WORK ITEM -> Include in the output exactly the lines from the opening of the data through the line containing "Answer: -9021/23948 ≈ -0.37669", and nothing more.

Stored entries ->
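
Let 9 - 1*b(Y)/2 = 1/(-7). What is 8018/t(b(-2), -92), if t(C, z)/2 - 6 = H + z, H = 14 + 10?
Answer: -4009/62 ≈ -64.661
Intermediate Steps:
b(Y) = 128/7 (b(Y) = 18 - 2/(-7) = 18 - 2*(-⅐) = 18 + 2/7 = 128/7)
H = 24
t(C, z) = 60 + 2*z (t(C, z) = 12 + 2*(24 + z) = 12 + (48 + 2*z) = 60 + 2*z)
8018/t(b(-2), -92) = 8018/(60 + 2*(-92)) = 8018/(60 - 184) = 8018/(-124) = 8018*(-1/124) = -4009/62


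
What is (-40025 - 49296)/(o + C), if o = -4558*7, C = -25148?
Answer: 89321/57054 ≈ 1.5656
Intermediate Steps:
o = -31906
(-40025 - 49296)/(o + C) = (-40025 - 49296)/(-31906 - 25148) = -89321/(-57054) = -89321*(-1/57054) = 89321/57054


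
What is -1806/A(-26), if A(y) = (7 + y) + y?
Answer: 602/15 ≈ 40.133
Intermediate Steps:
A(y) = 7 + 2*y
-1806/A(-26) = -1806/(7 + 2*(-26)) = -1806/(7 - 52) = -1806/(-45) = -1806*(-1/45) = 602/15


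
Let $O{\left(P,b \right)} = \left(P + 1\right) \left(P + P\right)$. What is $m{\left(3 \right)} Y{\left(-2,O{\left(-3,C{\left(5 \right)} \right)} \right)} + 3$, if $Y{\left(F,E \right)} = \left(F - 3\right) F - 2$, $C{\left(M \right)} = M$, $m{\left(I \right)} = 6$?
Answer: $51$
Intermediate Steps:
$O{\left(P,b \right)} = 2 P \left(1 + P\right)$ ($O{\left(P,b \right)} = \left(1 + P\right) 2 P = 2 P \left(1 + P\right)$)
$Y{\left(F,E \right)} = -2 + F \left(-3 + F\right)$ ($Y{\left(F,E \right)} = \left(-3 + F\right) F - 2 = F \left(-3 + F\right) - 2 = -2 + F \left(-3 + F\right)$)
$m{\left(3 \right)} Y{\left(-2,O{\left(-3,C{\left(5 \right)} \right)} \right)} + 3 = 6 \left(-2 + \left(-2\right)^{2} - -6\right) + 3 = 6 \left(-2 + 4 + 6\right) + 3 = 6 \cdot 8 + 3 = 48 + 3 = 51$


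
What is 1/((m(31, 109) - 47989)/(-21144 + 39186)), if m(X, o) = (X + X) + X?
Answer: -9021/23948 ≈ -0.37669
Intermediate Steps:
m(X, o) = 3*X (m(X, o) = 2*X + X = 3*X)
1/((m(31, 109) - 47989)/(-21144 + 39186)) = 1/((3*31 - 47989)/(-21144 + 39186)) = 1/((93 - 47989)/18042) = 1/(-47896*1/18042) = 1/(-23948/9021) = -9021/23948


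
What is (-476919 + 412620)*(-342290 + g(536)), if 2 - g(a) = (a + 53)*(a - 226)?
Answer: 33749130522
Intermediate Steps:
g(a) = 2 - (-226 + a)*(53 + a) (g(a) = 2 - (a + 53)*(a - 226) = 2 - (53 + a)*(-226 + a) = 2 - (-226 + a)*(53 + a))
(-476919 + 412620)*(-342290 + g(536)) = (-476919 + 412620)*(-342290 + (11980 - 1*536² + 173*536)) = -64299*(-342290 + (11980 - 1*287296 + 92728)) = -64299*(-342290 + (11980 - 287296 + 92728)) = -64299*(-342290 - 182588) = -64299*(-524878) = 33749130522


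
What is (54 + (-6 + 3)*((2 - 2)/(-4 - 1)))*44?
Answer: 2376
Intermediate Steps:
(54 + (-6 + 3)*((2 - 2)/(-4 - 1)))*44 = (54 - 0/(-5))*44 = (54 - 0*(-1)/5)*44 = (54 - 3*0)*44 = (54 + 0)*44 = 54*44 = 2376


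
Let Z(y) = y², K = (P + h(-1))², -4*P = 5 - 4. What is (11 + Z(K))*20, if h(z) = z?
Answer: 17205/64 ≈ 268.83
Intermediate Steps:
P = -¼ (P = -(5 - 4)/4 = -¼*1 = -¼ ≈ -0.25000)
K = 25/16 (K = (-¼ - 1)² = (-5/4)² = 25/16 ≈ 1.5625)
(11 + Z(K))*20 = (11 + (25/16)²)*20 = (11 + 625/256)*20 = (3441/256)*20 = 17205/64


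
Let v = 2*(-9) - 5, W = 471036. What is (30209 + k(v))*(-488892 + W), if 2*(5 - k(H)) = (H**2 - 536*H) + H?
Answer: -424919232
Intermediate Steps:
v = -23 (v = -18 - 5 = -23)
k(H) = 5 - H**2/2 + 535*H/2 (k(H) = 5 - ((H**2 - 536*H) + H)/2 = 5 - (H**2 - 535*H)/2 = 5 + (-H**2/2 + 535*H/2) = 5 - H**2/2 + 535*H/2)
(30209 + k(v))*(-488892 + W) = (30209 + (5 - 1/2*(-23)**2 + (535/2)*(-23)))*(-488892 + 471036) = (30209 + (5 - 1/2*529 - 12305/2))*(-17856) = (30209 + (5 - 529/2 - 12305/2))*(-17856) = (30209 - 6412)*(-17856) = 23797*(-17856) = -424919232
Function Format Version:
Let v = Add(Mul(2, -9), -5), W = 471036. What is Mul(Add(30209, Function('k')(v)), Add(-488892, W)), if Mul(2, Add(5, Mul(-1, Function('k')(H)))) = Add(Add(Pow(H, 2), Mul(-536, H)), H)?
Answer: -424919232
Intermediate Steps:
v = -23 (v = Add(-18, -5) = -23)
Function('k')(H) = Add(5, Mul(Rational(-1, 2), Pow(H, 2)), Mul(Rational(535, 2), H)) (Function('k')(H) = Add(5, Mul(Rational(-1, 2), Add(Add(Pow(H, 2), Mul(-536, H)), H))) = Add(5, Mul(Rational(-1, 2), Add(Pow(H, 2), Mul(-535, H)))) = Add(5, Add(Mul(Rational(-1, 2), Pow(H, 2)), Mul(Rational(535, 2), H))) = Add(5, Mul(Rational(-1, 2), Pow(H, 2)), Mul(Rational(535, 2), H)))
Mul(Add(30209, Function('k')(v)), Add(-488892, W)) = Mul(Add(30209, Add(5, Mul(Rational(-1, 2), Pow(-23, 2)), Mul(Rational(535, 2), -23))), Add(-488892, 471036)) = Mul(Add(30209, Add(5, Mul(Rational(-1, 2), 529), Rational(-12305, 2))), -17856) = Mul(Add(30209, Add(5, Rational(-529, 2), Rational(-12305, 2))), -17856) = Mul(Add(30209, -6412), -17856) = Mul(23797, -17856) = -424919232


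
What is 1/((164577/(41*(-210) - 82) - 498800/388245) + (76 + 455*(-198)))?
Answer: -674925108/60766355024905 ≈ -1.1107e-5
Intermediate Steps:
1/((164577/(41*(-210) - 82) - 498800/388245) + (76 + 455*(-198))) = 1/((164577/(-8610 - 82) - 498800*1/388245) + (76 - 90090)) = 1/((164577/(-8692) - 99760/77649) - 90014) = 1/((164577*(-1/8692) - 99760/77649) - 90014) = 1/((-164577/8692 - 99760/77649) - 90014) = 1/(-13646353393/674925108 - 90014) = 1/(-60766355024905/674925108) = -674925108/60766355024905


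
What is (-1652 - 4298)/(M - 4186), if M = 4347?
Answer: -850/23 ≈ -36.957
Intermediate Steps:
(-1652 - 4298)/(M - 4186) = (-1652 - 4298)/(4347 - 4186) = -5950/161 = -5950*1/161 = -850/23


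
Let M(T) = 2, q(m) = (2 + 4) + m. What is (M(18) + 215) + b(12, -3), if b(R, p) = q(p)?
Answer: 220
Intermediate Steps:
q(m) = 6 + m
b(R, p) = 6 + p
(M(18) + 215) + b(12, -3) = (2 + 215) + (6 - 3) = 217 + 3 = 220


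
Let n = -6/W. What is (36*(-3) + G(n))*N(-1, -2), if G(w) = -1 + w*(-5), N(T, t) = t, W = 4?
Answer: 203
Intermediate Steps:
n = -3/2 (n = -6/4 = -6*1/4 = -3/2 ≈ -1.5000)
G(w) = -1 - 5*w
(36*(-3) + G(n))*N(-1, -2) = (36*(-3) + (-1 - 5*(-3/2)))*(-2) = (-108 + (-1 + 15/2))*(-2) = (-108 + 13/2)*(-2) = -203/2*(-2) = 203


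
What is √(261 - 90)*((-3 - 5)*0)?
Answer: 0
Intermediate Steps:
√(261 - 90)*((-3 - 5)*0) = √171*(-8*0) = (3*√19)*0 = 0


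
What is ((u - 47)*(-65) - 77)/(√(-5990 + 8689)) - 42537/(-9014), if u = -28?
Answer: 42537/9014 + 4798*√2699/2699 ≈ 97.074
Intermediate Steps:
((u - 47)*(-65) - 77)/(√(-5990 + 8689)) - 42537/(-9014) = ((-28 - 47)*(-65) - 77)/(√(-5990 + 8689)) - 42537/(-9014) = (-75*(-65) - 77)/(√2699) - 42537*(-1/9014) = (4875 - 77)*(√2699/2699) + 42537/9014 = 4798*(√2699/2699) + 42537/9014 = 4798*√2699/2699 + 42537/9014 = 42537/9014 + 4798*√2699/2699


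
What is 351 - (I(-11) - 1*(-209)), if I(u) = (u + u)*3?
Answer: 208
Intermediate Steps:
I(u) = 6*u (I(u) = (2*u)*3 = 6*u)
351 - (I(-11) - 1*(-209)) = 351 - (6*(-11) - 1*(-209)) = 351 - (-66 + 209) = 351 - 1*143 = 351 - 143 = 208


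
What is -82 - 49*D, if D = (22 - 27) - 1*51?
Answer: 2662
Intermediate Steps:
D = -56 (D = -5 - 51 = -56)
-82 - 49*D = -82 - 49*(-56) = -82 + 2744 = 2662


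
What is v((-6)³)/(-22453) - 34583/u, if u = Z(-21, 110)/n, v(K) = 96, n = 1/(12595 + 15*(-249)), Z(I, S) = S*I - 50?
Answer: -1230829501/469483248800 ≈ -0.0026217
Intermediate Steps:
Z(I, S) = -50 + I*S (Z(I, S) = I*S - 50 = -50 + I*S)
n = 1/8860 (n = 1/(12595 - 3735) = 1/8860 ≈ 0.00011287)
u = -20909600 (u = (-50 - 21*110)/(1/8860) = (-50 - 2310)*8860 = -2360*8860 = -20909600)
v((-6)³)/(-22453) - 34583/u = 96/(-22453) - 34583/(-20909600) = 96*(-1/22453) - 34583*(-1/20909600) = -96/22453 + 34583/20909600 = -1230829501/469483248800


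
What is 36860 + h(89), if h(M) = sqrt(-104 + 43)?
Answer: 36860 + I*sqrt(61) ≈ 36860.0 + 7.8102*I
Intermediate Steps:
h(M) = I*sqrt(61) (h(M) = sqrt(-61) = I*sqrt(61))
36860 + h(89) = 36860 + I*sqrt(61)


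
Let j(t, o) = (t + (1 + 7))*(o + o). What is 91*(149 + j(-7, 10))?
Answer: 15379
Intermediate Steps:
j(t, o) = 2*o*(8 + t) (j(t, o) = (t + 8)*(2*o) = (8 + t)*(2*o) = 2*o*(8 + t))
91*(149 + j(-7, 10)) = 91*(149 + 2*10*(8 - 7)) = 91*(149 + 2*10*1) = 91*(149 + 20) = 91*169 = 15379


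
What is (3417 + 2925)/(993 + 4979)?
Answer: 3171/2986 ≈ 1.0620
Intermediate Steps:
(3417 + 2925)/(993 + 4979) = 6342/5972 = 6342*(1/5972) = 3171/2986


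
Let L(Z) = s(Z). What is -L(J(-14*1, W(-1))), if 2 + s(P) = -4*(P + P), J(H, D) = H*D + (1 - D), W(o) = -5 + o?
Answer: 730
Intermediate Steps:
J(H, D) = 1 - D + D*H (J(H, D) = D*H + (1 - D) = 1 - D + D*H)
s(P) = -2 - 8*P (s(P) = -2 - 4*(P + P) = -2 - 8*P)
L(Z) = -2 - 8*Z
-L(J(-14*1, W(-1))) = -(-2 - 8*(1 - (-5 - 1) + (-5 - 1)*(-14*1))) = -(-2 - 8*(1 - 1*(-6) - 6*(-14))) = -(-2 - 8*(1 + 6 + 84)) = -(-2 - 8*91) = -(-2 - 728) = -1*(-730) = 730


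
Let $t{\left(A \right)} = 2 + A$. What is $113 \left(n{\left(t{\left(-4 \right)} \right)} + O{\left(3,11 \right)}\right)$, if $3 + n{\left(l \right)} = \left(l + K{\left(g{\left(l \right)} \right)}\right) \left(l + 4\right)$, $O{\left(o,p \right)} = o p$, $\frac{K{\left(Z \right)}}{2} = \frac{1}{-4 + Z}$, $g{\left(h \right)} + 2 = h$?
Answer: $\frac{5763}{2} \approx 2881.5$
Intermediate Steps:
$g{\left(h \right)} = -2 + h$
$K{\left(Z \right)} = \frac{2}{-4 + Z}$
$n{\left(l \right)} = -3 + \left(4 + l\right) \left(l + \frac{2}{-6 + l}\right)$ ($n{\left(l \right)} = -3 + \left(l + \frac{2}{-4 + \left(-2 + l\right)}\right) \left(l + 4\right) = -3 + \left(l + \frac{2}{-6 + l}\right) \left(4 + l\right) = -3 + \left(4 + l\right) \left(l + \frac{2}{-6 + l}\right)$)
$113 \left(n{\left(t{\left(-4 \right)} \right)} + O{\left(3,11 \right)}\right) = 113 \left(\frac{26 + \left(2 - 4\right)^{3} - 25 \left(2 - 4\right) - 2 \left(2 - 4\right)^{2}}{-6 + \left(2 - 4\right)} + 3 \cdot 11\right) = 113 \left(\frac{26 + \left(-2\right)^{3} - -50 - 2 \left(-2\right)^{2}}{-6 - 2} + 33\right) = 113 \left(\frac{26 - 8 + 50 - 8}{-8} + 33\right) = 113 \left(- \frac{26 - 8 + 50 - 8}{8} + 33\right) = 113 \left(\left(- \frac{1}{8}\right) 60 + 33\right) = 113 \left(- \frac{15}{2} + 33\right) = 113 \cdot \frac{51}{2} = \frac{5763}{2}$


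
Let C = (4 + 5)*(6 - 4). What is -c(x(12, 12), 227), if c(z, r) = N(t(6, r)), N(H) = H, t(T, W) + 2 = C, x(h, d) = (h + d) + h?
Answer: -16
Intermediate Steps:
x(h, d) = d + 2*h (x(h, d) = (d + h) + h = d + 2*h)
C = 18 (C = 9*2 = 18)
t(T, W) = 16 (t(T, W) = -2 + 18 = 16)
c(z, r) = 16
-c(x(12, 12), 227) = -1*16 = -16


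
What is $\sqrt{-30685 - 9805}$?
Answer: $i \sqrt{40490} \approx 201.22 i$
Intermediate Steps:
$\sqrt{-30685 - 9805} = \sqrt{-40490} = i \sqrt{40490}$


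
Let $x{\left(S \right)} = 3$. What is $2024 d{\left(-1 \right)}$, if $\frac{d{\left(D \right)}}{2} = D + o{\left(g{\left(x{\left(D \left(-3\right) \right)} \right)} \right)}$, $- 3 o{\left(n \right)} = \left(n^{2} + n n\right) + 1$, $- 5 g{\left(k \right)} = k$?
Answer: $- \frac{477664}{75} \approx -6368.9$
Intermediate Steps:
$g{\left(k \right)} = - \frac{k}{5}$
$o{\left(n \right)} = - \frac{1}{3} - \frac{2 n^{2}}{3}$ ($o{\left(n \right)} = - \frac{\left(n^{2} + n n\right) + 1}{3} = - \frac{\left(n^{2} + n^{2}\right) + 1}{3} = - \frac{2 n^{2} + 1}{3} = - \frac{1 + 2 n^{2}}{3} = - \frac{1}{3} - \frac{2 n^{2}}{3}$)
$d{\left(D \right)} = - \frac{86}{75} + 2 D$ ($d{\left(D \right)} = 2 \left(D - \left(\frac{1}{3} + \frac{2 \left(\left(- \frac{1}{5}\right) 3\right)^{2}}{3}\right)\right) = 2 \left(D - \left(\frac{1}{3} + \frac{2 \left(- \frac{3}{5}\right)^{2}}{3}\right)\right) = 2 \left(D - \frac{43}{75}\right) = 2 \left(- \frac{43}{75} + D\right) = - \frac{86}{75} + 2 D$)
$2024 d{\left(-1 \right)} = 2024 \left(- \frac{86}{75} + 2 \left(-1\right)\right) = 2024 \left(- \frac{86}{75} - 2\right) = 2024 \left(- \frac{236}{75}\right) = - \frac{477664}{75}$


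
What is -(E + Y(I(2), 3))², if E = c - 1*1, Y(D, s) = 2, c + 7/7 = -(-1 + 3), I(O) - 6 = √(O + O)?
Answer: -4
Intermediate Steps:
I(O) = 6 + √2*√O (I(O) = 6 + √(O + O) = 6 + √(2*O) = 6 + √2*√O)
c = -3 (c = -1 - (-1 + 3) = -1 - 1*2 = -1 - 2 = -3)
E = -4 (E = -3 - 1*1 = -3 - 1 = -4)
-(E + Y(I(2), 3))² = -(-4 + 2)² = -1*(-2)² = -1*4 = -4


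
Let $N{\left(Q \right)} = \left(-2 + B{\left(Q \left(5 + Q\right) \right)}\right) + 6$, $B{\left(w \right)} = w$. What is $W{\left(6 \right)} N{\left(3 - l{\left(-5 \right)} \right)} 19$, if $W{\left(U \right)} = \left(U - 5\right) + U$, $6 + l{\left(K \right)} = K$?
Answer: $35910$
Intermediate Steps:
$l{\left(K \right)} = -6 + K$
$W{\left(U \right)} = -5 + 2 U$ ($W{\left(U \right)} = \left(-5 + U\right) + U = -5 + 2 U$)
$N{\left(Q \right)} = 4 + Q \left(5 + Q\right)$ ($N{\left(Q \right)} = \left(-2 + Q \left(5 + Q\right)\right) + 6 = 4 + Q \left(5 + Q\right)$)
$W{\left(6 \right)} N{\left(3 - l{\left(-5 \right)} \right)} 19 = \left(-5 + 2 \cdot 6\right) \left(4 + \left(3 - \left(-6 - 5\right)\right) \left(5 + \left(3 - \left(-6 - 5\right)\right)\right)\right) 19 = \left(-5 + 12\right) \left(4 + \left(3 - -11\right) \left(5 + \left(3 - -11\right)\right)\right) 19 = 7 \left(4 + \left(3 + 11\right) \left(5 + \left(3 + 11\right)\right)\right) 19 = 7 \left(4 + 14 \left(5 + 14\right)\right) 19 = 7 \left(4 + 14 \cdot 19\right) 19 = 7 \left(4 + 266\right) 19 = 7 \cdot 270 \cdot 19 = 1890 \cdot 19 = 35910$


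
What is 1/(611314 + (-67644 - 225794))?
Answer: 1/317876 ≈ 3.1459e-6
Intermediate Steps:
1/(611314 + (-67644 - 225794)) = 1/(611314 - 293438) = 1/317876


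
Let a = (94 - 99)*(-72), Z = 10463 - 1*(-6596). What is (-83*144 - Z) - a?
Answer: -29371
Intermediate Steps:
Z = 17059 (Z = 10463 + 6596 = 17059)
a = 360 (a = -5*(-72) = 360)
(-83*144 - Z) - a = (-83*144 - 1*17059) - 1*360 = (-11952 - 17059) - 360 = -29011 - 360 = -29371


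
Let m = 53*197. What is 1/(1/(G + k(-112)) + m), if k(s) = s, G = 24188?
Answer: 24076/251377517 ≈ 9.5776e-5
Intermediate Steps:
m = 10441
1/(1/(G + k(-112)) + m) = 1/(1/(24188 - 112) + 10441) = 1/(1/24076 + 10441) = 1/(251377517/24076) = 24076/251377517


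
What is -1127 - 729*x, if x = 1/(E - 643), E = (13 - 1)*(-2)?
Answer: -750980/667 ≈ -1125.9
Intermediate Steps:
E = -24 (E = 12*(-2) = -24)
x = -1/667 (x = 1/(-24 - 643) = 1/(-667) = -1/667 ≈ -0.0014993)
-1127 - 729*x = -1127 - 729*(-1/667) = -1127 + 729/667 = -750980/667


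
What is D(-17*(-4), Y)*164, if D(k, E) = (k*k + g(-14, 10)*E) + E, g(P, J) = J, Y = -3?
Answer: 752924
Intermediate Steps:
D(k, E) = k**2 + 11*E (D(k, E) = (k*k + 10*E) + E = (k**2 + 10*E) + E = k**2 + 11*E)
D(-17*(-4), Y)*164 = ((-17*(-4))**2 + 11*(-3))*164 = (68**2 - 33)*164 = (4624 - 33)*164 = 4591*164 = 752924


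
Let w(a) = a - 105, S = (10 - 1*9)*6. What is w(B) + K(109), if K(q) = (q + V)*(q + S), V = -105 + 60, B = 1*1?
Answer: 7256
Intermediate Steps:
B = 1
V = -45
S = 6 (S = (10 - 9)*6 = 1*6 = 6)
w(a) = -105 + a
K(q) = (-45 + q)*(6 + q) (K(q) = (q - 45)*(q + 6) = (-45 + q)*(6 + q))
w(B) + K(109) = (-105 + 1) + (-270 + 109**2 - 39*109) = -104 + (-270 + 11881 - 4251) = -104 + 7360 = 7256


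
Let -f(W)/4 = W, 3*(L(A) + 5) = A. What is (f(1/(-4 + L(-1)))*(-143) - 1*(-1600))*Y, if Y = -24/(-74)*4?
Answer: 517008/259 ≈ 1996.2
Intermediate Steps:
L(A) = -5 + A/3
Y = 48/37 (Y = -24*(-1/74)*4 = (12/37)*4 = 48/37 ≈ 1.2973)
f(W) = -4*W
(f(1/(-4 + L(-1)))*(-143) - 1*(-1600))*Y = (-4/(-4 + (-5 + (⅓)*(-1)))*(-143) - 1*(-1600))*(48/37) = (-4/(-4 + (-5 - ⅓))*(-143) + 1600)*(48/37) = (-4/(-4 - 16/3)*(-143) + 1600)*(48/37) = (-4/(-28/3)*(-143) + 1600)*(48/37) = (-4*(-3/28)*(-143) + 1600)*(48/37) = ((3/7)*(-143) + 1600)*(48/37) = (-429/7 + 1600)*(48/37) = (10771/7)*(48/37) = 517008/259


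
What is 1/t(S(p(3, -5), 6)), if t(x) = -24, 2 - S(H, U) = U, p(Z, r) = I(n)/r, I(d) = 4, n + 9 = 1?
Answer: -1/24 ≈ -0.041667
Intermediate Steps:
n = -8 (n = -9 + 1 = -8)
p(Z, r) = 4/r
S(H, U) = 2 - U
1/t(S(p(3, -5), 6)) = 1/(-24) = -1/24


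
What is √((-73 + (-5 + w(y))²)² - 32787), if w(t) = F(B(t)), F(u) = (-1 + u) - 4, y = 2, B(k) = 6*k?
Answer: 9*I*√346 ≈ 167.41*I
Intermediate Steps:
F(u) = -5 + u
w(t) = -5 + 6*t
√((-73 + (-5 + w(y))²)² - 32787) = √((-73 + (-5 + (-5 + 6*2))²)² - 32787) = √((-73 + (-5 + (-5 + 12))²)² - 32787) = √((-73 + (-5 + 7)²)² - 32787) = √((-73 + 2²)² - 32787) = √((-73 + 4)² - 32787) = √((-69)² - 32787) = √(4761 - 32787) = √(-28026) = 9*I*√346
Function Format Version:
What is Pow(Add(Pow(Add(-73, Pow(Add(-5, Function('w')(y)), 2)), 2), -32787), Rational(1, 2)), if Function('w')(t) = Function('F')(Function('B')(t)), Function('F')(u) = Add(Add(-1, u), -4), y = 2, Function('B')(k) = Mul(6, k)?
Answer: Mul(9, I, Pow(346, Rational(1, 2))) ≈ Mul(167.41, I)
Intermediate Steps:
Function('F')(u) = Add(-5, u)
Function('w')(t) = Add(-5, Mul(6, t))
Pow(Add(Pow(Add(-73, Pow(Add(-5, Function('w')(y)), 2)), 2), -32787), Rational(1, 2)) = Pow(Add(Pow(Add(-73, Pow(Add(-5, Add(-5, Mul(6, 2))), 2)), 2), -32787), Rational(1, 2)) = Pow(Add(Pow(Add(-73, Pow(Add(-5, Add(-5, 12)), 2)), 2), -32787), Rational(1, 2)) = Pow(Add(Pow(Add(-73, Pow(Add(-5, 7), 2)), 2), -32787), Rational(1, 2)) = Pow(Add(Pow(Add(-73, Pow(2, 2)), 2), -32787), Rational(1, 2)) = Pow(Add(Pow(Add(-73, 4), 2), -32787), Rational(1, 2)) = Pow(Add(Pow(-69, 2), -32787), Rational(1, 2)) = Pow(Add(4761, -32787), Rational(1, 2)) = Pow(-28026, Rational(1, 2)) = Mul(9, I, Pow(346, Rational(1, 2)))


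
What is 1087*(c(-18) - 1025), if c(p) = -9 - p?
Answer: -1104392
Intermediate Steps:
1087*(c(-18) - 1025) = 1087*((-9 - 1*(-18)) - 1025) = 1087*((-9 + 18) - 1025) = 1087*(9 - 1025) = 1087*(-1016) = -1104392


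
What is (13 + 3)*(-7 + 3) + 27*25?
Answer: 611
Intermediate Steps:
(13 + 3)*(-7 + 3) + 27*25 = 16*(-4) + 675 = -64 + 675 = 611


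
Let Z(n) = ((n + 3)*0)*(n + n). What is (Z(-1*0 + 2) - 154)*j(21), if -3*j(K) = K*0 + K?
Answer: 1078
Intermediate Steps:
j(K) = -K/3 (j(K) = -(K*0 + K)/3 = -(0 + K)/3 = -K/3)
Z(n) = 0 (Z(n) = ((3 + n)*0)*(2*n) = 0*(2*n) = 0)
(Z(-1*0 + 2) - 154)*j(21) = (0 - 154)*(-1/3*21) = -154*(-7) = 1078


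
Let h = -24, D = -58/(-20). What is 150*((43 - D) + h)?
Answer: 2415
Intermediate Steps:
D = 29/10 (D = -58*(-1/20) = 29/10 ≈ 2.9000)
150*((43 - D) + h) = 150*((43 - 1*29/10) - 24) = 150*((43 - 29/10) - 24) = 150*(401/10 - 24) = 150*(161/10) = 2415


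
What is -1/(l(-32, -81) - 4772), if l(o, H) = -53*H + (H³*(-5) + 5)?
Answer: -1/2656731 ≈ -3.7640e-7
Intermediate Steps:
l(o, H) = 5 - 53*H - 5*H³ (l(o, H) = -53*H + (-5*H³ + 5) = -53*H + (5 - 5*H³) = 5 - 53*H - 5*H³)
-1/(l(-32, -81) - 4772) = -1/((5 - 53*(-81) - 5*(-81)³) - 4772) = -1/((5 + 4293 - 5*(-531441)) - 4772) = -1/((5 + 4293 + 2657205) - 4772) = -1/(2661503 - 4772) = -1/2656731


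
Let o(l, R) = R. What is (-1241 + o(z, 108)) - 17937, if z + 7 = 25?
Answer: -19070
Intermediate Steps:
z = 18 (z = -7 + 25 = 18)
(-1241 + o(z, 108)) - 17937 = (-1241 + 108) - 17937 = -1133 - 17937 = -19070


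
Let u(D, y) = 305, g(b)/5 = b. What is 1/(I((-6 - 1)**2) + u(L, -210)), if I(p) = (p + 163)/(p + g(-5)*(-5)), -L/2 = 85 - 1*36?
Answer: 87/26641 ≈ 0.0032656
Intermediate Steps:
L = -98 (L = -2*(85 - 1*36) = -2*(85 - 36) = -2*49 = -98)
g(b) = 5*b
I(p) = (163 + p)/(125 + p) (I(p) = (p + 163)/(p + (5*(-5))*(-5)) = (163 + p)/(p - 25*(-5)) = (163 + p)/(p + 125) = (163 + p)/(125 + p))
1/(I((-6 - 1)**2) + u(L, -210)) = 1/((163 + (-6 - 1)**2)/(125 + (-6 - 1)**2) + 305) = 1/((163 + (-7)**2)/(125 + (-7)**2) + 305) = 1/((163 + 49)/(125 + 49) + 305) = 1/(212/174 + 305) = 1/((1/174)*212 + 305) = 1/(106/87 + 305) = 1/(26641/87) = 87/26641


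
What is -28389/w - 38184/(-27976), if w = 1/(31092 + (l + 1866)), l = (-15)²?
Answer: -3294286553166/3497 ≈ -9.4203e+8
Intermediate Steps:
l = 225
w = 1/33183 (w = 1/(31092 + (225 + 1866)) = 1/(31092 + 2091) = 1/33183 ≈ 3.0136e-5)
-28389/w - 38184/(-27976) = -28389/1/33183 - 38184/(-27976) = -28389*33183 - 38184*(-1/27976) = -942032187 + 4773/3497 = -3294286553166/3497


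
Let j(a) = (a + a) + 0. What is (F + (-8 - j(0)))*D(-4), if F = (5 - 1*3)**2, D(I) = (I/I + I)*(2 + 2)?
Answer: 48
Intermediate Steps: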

FINISHED EXERCISE ->
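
Let 9 - 1*b(Y)/2 = 1/(-7). What is 8018/t(b(-2), -92), if t(C, z)/2 - 6 = H + z, H = 14 + 10?
Answer: -4009/62 ≈ -64.661
Intermediate Steps:
b(Y) = 128/7 (b(Y) = 18 - 2/(-7) = 18 - 2*(-⅐) = 18 + 2/7 = 128/7)
H = 24
t(C, z) = 60 + 2*z (t(C, z) = 12 + 2*(24 + z) = 12 + (48 + 2*z) = 60 + 2*z)
8018/t(b(-2), -92) = 8018/(60 + 2*(-92)) = 8018/(60 - 184) = 8018/(-124) = 8018*(-1/124) = -4009/62


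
What is (-40025 - 49296)/(o + C), if o = -4558*7, C = -25148?
Answer: 89321/57054 ≈ 1.5656
Intermediate Steps:
o = -31906
(-40025 - 49296)/(o + C) = (-40025 - 49296)/(-31906 - 25148) = -89321/(-57054) = -89321*(-1/57054) = 89321/57054


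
What is -1806/A(-26), if A(y) = (7 + y) + y?
Answer: 602/15 ≈ 40.133
Intermediate Steps:
A(y) = 7 + 2*y
-1806/A(-26) = -1806/(7 + 2*(-26)) = -1806/(7 - 52) = -1806/(-45) = -1806*(-1/45) = 602/15


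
Let $O{\left(P,b \right)} = \left(P + 1\right) \left(P + P\right)$. What is $m{\left(3 \right)} Y{\left(-2,O{\left(-3,C{\left(5 \right)} \right)} \right)} + 3$, if $Y{\left(F,E \right)} = \left(F - 3\right) F - 2$, $C{\left(M \right)} = M$, $m{\left(I \right)} = 6$?
Answer: $51$
Intermediate Steps:
$O{\left(P,b \right)} = 2 P \left(1 + P\right)$ ($O{\left(P,b \right)} = \left(1 + P\right) 2 P = 2 P \left(1 + P\right)$)
$Y{\left(F,E \right)} = -2 + F \left(-3 + F\right)$ ($Y{\left(F,E \right)} = \left(-3 + F\right) F - 2 = F \left(-3 + F\right) - 2 = -2 + F \left(-3 + F\right)$)
$m{\left(3 \right)} Y{\left(-2,O{\left(-3,C{\left(5 \right)} \right)} \right)} + 3 = 6 \left(-2 + \left(-2\right)^{2} - -6\right) + 3 = 6 \left(-2 + 4 + 6\right) + 3 = 6 \cdot 8 + 3 = 48 + 3 = 51$


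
What is 1/((m(31, 109) - 47989)/(-21144 + 39186)), if m(X, o) = (X + X) + X?
Answer: -9021/23948 ≈ -0.37669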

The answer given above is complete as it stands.